Work to complete =
Reproduce the entries shown below only from the line with "(10,5) | (11,2) |" down to the line with "(11,6) | (8,1) | (1,1) |", keeping both end lines and copying each one exactly.

Supplied records =

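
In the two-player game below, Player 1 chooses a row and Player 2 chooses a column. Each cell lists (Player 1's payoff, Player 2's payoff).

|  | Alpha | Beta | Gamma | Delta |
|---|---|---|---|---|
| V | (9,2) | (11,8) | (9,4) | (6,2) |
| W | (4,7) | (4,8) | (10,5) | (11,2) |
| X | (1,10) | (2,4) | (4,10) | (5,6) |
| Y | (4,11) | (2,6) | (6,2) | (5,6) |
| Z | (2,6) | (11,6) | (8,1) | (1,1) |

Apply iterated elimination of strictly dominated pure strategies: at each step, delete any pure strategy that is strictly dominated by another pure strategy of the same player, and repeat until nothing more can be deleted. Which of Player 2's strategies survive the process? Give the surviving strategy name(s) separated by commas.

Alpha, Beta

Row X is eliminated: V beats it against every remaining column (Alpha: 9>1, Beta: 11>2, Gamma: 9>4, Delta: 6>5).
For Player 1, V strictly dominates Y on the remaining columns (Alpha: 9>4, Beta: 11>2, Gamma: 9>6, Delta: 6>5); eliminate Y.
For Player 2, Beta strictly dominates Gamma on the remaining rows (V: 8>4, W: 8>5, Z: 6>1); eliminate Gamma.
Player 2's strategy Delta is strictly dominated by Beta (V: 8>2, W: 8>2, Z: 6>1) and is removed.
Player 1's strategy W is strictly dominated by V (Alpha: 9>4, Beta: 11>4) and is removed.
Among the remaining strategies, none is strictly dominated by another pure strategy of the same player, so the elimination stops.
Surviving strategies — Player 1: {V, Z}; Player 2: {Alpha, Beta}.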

Answer for this exercise =
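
| W | (4,7) | (4,8) | (10,5) | (11,2) |
| X | (1,10) | (2,4) | (4,10) | (5,6) |
| Y | (4,11) | (2,6) | (6,2) | (5,6) |
| Z | (2,6) | (11,6) | (8,1) | (1,1) |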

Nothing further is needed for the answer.